### [What you are asked to do]
Transcribe the entire listing, keeping each word as it is.
= = = = =
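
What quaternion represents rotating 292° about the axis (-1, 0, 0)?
-0.829 - 0.5592i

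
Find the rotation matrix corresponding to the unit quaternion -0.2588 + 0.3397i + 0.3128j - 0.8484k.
[[-0.6353, -0.2266, -0.7383], [0.6516, -0.6704, -0.3549], [-0.4145, -0.7066, 0.5735]]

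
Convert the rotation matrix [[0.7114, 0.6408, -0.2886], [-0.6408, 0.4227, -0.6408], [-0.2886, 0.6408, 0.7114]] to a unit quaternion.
0.8434 + 0.3799i - 0.3799k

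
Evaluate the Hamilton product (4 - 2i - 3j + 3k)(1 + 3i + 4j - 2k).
28 + 4i + 18j - 4k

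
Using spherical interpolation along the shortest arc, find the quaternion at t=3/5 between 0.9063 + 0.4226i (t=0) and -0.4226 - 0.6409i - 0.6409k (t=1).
0.6782 + 0.6051i + 0.4171k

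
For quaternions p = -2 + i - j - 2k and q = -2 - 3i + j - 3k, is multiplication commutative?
No: pq = 2 + 9i + 9j + 8k ≠ 2 - i - 9j + 12k = qp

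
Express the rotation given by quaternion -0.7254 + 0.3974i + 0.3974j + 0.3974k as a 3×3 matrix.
[[0.3683, 0.8924, -0.2607], [-0.2607, 0.3683, 0.8924], [0.8924, -0.2607, 0.3683]]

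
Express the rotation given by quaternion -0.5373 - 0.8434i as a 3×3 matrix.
[[1, 0, 0], [0, -0.4226, -0.9063], [0, 0.9063, -0.4226]]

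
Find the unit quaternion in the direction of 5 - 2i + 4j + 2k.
0.7143 - 0.2857i + 0.5714j + 0.2857k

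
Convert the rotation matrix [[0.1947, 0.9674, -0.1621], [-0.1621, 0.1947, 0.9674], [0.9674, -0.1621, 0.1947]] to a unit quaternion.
0.6293 - 0.4487i - 0.4487j - 0.4487k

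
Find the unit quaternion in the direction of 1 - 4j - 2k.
0.2182 - 0.8729j - 0.4364k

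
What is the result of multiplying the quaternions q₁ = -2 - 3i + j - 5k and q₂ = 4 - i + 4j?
-15 + 10i + j - 31k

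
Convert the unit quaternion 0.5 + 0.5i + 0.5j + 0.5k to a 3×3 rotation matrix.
[[0, 0, 1], [1, 0, 0], [0, 1, 0]]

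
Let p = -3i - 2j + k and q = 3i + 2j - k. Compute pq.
14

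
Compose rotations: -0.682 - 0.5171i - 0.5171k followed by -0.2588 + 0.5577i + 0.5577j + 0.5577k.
0.7533 - 0.5349i - 0.3804j + 0.0419k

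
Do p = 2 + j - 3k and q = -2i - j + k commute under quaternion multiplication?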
= = = = =
### [Task response]
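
What quaternion represents rotating 292° about the axis (-1, 0, 0)?
-0.829 - 0.5592i

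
Find the rotation matrix corresponding to the unit quaternion -0.2588 + 0.3397i + 0.3128j - 0.8484k.
[[-0.6353, -0.2266, -0.7383], [0.6516, -0.6704, -0.3549], [-0.4145, -0.7066, 0.5735]]

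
Convert the rotation matrix [[0.7114, 0.6408, -0.2886], [-0.6408, 0.4227, -0.6408], [-0.2886, 0.6408, 0.7114]] to a unit quaternion.
0.8434 + 0.3799i - 0.3799k

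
Evaluate the Hamilton product (4 - 2i - 3j + 3k)(1 + 3i + 4j - 2k).
28 + 4i + 18j - 4k

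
Using spherical interpolation along the shortest arc, find the quaternion at t=3/5 between 0.9063 + 0.4226i (t=0) and -0.4226 - 0.6409i - 0.6409k (t=1).
0.6782 + 0.6051i + 0.4171k

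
For quaternions p = -2 + i - j - 2k and q = -2 - 3i + j - 3k, is multiplication commutative?
No: pq = 2 + 9i + 9j + 8k ≠ 2 - i - 9j + 12k = qp

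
Express the rotation given by quaternion -0.7254 + 0.3974i + 0.3974j + 0.3974k as a 3×3 matrix.
[[0.3683, 0.8924, -0.2607], [-0.2607, 0.3683, 0.8924], [0.8924, -0.2607, 0.3683]]

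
Express the rotation given by quaternion -0.5373 - 0.8434i as a 3×3 matrix.
[[1, 0, 0], [0, -0.4226, -0.9063], [0, 0.9063, -0.4226]]

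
Find the unit quaternion in the direction of 5 - 2i + 4j + 2k.
0.7143 - 0.2857i + 0.5714j + 0.2857k

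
Convert the rotation matrix [[0.1947, 0.9674, -0.1621], [-0.1621, 0.1947, 0.9674], [0.9674, -0.1621, 0.1947]] to a unit quaternion.
0.6293 - 0.4487i - 0.4487j - 0.4487k

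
Find the unit quaternion in the direction of 1 - 4j - 2k.
0.2182 - 0.8729j - 0.4364k

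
What is the result of multiplying the quaternions q₁ = -2 - 3i + j - 5k and q₂ = 4 - i + 4j?
-15 + 10i + j - 31k

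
Convert the unit quaternion 0.5 + 0.5i + 0.5j + 0.5k to a 3×3 rotation matrix.
[[0, 0, 1], [1, 0, 0], [0, 1, 0]]

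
Let p = -3i - 2j + k and q = 3i + 2j - k. Compute pq.
14

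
Compose rotations: -0.682 - 0.5171i - 0.5171k followed by -0.2588 + 0.5577i + 0.5577j + 0.5577k.
0.7533 - 0.5349i - 0.3804j + 0.0419k

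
Do p = 2 + j - 3k and q = -2i - j + k commute under quaternion multiplication?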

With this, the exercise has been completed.